(The data Opens)

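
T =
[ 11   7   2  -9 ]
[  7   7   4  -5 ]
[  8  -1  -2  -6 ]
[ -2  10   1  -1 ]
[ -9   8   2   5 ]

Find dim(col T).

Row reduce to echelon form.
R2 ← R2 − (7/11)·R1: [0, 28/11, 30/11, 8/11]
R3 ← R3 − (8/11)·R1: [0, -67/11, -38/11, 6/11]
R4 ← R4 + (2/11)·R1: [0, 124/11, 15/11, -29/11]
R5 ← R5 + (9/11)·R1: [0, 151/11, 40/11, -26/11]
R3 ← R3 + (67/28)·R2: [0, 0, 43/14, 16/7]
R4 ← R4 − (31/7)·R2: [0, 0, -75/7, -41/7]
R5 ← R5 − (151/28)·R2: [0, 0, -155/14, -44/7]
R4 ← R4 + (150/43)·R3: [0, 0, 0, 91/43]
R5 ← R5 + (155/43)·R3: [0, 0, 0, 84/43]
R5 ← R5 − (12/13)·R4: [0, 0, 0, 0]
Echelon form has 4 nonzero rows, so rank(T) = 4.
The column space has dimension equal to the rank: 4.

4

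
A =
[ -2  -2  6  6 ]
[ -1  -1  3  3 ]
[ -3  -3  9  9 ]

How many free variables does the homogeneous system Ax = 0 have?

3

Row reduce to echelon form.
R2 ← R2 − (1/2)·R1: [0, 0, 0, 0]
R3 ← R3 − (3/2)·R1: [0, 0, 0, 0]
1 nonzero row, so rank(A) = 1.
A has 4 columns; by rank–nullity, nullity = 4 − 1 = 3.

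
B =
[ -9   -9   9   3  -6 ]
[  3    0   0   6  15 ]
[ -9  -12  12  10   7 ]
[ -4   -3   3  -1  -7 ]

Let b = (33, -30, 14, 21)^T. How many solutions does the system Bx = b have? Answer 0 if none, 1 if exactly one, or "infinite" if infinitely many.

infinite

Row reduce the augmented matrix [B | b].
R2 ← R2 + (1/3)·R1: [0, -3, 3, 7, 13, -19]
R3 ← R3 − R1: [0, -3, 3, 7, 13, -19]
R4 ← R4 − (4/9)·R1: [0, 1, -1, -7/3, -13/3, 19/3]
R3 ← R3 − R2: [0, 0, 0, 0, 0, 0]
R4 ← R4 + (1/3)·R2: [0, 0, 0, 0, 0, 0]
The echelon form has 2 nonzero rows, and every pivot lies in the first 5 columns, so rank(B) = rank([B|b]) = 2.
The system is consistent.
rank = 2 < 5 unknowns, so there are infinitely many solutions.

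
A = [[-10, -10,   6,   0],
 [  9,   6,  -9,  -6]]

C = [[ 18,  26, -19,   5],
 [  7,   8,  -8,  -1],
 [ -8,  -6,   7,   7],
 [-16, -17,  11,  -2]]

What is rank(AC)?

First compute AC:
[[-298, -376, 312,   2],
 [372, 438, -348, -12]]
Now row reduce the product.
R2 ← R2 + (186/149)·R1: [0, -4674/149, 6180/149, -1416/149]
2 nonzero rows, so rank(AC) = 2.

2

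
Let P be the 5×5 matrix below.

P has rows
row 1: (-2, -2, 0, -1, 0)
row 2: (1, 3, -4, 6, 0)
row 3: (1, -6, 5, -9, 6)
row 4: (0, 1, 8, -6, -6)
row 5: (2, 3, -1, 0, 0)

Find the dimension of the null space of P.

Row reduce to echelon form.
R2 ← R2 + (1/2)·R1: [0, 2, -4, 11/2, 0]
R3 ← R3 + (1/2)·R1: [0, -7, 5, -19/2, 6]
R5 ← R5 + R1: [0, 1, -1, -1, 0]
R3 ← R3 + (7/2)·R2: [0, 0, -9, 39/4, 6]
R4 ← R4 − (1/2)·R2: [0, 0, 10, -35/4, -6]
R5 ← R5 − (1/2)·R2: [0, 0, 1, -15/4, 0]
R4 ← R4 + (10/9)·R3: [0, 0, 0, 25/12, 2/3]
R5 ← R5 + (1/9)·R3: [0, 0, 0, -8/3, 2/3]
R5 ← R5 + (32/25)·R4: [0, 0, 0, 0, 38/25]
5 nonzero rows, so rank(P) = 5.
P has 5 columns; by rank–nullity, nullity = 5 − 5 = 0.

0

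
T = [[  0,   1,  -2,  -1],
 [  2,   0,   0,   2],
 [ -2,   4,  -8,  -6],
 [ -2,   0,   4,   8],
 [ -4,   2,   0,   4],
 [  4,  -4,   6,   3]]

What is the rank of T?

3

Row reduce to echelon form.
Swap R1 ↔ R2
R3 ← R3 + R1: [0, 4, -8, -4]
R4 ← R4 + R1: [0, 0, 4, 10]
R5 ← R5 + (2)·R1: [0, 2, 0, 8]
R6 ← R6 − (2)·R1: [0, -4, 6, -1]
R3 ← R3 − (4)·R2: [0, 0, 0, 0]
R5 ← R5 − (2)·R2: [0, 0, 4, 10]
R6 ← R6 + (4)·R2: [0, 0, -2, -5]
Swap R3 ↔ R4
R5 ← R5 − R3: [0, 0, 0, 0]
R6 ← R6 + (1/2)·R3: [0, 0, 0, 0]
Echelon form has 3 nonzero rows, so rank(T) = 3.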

(The data Closes)
(The data Opens)

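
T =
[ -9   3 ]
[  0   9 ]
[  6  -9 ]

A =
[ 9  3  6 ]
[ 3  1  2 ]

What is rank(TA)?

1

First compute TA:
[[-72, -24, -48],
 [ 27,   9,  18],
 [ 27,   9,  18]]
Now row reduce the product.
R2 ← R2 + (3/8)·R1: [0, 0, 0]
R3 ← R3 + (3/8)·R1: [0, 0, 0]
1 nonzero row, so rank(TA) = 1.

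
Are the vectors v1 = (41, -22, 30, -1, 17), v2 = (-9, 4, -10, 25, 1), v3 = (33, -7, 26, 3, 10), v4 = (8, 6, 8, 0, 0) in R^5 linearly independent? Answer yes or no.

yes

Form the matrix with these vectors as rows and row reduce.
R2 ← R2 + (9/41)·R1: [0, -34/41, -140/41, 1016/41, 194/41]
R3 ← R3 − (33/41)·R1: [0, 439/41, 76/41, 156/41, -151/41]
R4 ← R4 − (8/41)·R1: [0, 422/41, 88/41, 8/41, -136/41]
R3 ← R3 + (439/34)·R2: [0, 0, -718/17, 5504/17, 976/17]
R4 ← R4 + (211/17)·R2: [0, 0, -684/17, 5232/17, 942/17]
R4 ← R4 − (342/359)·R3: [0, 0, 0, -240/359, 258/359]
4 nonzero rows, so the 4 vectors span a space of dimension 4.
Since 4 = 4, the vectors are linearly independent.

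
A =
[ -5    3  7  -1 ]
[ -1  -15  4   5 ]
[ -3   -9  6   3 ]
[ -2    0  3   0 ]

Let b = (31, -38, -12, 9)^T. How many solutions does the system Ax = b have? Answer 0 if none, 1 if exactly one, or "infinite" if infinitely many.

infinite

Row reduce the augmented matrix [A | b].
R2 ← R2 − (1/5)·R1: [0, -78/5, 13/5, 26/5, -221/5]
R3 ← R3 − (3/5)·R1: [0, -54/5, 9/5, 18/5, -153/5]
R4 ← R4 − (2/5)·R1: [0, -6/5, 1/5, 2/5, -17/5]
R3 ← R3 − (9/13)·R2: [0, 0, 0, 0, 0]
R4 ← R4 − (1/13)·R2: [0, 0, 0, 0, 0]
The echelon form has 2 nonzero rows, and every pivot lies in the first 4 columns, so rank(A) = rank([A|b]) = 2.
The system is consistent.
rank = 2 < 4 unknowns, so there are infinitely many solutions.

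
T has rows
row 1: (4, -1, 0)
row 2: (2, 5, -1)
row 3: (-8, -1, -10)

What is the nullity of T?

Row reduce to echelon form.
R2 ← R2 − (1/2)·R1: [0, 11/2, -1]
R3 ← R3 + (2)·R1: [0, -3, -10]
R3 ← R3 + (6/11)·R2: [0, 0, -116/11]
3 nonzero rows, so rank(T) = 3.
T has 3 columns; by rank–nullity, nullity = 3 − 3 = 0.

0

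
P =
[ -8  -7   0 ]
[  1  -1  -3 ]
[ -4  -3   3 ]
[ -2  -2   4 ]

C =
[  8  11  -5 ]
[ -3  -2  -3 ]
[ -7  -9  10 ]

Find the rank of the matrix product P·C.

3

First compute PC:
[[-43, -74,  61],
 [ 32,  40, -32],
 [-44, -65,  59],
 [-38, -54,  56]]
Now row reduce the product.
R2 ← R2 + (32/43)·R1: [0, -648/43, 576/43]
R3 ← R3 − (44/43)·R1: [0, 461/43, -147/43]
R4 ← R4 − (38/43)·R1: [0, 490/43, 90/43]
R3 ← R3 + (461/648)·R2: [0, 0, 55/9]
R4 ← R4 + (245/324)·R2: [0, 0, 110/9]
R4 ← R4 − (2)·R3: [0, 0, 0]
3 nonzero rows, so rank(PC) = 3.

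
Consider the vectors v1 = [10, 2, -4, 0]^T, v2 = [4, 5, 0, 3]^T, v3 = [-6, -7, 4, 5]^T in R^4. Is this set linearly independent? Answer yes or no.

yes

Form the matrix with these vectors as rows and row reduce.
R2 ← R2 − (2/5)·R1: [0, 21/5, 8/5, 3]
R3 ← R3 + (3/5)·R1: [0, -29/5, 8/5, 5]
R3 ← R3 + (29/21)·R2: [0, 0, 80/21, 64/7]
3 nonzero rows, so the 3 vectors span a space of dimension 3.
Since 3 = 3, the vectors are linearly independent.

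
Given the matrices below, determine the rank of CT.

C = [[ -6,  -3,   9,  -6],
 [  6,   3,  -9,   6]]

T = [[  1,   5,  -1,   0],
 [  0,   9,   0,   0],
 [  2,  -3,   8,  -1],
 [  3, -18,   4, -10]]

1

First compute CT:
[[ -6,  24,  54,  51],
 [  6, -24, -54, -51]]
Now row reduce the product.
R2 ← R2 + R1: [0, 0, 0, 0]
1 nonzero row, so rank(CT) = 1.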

(The data Closes)
(The data Opens)

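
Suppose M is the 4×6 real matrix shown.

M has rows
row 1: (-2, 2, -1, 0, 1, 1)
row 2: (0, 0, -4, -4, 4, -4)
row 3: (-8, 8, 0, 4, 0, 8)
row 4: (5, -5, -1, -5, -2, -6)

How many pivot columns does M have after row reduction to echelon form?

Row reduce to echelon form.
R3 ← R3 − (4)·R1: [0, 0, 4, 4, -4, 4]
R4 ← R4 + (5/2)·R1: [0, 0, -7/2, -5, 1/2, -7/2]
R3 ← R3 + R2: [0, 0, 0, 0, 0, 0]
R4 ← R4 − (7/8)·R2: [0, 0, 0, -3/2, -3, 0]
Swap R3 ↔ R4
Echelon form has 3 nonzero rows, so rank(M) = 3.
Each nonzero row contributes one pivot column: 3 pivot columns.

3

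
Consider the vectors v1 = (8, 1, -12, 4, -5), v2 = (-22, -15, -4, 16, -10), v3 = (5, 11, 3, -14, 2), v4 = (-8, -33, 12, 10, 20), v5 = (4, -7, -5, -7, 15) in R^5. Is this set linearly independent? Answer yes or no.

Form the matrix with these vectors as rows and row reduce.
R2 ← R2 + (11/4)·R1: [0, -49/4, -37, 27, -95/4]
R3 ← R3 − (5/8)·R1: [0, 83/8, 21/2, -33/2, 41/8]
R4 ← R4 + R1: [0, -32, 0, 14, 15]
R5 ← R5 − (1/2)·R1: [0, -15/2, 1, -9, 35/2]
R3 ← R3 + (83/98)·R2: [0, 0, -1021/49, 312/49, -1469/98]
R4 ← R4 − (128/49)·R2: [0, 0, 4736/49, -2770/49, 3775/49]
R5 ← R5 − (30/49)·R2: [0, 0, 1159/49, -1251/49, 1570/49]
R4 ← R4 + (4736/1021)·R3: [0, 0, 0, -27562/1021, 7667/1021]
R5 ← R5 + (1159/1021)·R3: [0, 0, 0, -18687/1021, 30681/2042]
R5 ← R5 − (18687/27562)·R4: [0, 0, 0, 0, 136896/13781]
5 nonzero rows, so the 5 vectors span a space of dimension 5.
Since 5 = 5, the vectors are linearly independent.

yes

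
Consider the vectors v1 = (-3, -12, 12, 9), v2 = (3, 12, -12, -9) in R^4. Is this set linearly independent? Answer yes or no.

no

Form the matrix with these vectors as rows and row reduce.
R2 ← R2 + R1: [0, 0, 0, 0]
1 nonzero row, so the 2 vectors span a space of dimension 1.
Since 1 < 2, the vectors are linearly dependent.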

(The data Closes)

=== Task requirements ===
In the material above, show every line where the word "below" turns up.

=== Solution to the problem ===
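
Let P be the 5×5 matrix below.
Given the matrices below, determine the rank of CT.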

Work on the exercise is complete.